Exercise instructions -
State the number of lines in these records holding "respondent". Say nothing more.

Records -

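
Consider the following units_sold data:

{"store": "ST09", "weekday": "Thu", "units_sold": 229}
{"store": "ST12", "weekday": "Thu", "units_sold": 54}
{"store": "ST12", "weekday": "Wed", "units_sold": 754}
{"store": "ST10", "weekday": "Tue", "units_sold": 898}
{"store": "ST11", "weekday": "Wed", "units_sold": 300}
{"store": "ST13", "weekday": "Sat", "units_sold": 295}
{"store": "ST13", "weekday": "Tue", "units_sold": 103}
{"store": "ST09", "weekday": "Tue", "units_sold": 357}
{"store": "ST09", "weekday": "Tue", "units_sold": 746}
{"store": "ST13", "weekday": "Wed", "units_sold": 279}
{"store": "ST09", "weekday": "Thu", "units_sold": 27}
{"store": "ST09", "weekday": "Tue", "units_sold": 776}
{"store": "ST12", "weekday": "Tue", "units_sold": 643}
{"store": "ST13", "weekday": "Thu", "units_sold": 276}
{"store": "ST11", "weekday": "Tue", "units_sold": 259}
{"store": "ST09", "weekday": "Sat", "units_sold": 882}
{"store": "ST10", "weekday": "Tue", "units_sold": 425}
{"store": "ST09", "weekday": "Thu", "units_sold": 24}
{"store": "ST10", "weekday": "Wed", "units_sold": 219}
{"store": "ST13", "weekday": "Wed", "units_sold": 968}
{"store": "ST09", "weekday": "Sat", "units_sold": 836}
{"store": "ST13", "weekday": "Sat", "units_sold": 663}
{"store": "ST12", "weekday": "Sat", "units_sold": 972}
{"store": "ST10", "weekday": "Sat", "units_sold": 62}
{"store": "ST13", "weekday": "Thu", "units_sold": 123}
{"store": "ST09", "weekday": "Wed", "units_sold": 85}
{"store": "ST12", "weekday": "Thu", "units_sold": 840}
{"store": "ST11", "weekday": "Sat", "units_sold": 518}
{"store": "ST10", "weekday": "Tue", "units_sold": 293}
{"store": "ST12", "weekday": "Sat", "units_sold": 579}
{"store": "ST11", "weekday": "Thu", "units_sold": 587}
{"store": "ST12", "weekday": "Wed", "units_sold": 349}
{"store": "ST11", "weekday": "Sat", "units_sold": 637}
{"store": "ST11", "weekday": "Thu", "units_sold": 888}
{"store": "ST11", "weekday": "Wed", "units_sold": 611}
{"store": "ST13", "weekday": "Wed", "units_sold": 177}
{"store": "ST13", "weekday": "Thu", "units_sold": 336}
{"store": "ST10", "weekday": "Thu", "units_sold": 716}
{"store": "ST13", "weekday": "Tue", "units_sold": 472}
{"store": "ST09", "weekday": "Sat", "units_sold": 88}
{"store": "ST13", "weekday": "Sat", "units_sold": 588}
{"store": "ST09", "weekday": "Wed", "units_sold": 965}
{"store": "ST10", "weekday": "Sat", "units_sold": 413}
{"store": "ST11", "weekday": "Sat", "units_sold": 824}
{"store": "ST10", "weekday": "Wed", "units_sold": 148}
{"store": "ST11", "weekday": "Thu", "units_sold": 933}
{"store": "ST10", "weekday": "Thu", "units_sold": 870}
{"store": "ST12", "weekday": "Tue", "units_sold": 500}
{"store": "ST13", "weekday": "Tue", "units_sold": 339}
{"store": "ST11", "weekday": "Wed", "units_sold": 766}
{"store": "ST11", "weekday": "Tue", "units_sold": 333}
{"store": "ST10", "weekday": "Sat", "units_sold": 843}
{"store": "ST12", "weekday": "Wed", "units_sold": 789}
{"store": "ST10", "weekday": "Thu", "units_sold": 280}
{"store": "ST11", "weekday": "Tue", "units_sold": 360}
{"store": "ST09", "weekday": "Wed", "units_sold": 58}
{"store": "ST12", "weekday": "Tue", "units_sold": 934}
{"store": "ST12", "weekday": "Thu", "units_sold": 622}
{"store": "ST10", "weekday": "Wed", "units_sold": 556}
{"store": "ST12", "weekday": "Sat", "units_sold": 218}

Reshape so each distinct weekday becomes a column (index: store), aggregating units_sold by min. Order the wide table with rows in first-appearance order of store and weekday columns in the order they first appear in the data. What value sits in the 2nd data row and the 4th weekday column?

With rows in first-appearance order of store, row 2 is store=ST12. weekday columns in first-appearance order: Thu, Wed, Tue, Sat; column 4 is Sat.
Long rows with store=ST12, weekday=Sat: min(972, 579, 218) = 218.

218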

* * *

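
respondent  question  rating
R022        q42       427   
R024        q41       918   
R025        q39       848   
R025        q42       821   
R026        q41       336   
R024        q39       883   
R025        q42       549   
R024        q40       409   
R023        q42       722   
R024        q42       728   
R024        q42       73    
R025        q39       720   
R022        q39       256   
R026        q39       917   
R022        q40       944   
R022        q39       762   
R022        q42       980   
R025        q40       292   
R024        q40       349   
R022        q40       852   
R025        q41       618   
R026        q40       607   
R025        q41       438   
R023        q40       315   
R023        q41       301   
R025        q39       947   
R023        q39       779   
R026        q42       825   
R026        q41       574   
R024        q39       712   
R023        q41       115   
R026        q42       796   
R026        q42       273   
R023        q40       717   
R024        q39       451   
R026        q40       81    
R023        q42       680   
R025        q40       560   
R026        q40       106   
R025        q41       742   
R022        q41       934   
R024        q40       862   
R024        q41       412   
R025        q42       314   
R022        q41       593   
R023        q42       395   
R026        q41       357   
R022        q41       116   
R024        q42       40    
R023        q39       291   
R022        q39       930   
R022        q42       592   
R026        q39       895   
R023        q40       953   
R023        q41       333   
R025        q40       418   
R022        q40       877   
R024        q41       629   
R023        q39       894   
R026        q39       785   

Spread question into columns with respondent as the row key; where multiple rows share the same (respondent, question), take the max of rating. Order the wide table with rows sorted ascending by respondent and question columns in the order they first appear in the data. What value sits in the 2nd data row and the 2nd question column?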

Answer box -
2